* About this task *
Retype exactly the stretch of lines that begins at the line containing "Each edge of" and ends at the last line of the data, with no other lines.

(Stored data)
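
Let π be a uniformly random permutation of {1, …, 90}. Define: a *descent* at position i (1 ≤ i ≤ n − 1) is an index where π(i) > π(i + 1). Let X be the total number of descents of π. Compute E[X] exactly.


Write X = Σ X_I over i = 1, …, 89, with X_I the indicator of one descent.
There are 89 indicators.
For each fixed i, the pair (π(i), π(i+1)) is a uniformly random ordered pair of distinct values from {1, …, 90}; by symmetry P[π(i) > π(i+1)] = 1/2.
By linearity: E[X] = 89 · (1/2) = (90 − 1) · (1/2) = 89/2 ≈ 44.500000.

E[X] = 89/2 = 44.500000.


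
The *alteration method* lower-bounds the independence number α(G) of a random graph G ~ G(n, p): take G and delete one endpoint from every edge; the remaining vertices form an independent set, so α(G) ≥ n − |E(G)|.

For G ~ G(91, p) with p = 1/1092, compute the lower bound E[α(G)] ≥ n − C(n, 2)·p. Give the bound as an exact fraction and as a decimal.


E[|E(G)|] = C(91, 2)·p = 4095 · (1/1092) = 15/4.
E[α(G)] ≥ n − E[|E(G)|] = 91 − 15/4 = 349/4.
Numerically: ≈ 87.250.
(This is only a lower bound; the true E[α(G)] may be larger.)

E[α(G)] ≥ 349/4 ≈ 87.250.


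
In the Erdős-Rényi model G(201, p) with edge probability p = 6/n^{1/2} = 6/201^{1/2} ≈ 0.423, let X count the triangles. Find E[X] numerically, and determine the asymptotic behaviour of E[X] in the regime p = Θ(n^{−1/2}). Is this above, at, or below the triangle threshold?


Number of potential triangles: C(201, 3) = 1333300.
Each occurs with probability p³ ≈ (0.423)³ ≈ 7.57983e-02.
By linearity: E[X] = C(201, 3)·p³ ≈ 1333300 · 7.57983e-02 ≈ 101061.920.
Since α = 1/2 < 1, p = c/n^{1/2} ≫ 1/n is above the triangle threshold p ~ 1/n. Asymptotically E[X] ~ (c³/6)·n^{3(1−α)} = (6³/6)·n^{1.5} → ∞; triangles are abundant w.h.p.

E[X] ≈ 101061.920; in regime p = Θ(1/n^{1/2}) E[X] diverges (above the triangle threshold p ~ 1/n).


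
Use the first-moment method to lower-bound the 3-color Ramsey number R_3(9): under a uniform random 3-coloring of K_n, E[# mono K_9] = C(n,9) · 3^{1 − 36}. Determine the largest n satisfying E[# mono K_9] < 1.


We need C(n, 9) · 3^{1 − 36} < 1, i.e. C(n, 9) < 3^{36 − 1} = 50031545098999707.
Check values of n near the boundary:
  n = 299: C(299, 9) = 46610674441390059; 46610674441390059 < 50031545098999707? YES
  n = 300: C(300, 9) = 48052241692154700; 48052241692154700 < 50031545098999707? YES
  n = 301: C(301, 9) = 49533303936090975; 49533303936090975 < 50031545098999707? YES
  n = 302: C(302, 9) = 51054804739588650; 51054804739588650 < 50031545098999707? NO
  n = 303: C(303, 9) = 52617706925494425; 52617706925494425 < 50031545098999707? NO
  n = 304: C(304, 9) = 54222992899492560; 54222992899492560 < 50031545098999707? NO
The largest n with C(n, 9) < 50031545098999707 is n = 301 (where E[X] = 16511101312030325/16677181699666569 ≈ 0.990041). Hence R_3(9) > 301, i.e. R_3(9) ≥ 302.

Largest n = 301; hence R_3(9) > 301.


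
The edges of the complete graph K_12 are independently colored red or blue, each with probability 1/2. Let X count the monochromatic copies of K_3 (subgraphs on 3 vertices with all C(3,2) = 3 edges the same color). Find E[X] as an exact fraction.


Let X = Σ_S X_S over the C(12, 3) = 220 subsets S of size 3, where X_S = 1 if the K_3 on S is monochromatic.
For a fixed S, the K_3 on S has C(3, 2) = 3 edges. P[all 3 edges red] = (1/2)^3, and likewise for blue, so P[monochromatic] = 2·(1/2)^3 = 2^{1 − 3} = 1/4.
Summing: E[X] = C(12, 3) · 2^{1 − 3} = 220 · 1/4 = 55.
Numerically: E[X] ≈ 55.00000.

E[X] = C(12,3)·2^(1−C(3,2)) = 55 ≈ 55.00000.


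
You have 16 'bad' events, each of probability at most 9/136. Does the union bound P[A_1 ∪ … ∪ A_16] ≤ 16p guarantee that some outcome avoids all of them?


Union bound: P[∪_{i=1}^{16} A_i] ≤ Σ_i P[A_i] ≤ 16·p = 16·(9/136) = 18/17.
Numerically: 18/17 ≈ 1.059.
Is 18/17 < 1? NO.
Since the bound 18/17 is ≥ 1, the union bound is uninformative here; it does NOT by itself certify existence.

16·p = 18/17 ≈ 1.059; existence NOT certified by the union bound.


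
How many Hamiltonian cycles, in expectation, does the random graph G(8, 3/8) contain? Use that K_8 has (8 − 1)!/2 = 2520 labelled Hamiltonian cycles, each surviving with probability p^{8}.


K_8 has (8 − 1)!/2 = 2520 labelled Hamiltonian cycles.
For each such Hamiltonian cycle H, let X_H = 1 if all 8 edges of H are present in G. Then P[X_H = 1] = p^{8} = (3/8)^{8} = 6561/16777216.
Summing the indicators: E[X] = Σ_H E[X_H] = 2520 · p^{8} = 2520 · 6561/16777216 = 2066715/2097152.
Numerically: E[X] ≈ 0.9855.

E[X] = 2520 · (3/8)^{8} = 2066715/2097152 ≈ 0.9855.


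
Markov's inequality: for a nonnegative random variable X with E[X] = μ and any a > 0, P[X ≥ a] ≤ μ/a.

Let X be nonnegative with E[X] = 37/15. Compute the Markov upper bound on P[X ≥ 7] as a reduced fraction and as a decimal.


μ = E[X] = 37/15, a = 7.
Markov: P[X ≥ 7] ≤ μ/a = (37/15)/7 = 37/105.
Numerically: ≈ 0.352.
(Since a = 7 > μ = 2.467, the bound 37/105 is < 1 and informative.)

P[X ≥ 7] ≤ 37/105 ≈ 0.352.


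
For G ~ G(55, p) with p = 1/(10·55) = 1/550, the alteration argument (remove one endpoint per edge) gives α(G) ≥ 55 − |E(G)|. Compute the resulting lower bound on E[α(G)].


E[|E(G)|] = C(55, 2)·p = 1485 · (1/550) = 27/10.
E[α(G)] ≥ n − E[|E(G)|] = 55 − 27/10 = 523/10.
Numerically: ≈ 52.300000.
(This is only a lower bound; the true E[α(G)] may be larger.)

E[α(G)] ≥ 523/10 ≈ 52.300000.


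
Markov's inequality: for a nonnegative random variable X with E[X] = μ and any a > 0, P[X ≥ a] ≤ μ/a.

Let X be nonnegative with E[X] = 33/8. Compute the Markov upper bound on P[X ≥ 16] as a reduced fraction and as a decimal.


μ = E[X] = 33/8, a = 16.
Markov: P[X ≥ 16] ≤ μ/a = (33/8)/16 = 33/128.
Numerically: ≈ 0.257812.
(Since a = 16 > μ = 4.125000, the bound 33/128 is < 1 and informative.)

P[X ≥ 16] ≤ 33/128 ≈ 0.257812.


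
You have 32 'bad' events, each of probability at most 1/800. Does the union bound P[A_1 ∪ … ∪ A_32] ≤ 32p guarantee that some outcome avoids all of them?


Union bound: P[∪_{i=1}^{32} A_i] ≤ Σ_i P[A_i] ≤ 32·p = 32·(1/800) = 1/25.
Numerically: 1/25 ≈ 0.040000.
Is 1/25 < 1? YES.
Since P[∪ A_i] ≤ 1/25 < 1, the complement has P[∩ A_i^c] ≥ 1 − 1/25 = 24/25 > 0, so some outcome avoids every A_i.

32·p = 1/25 ≈ 0.040000; existence CERTIFIED by the union bound.


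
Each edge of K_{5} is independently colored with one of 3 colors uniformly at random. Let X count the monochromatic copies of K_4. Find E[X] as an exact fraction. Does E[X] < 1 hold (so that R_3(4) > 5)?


E[X] = C(5, 4) · 3^{1 − 6} = 5 · 3^{−5} = 5/243.
As a reduced fraction: E[X] = 5/243 ≈ 0.0205761.
Is E[X] < 1? YES.
Since E[X] < 1, there exists a 3-coloring of K_{5} with no monochromatic K_4; hence R_3(4) > 5.

E[X] = 5/243 ≈ 0.0205761; E[X] < 1, so R_3(4) > 5.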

* Completed task *
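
Each edge of K_{5} is independently colored with one of 3 colors uniformly at random. Let X count the monochromatic copies of K_4. Find E[X] as an exact fraction. Does E[X] < 1 hold (so that R_3(4) > 5)?


E[X] = C(5, 4) · 3^{1 − 6} = 5 · 3^{−5} = 5/243.
As a reduced fraction: E[X] = 5/243 ≈ 0.0205761.
Is E[X] < 1? YES.
Since E[X] < 1, there exists a 3-coloring of K_{5} with no monochromatic K_4; hence R_3(4) > 5.

E[X] = 5/243 ≈ 0.0205761; E[X] < 1, so R_3(4) > 5.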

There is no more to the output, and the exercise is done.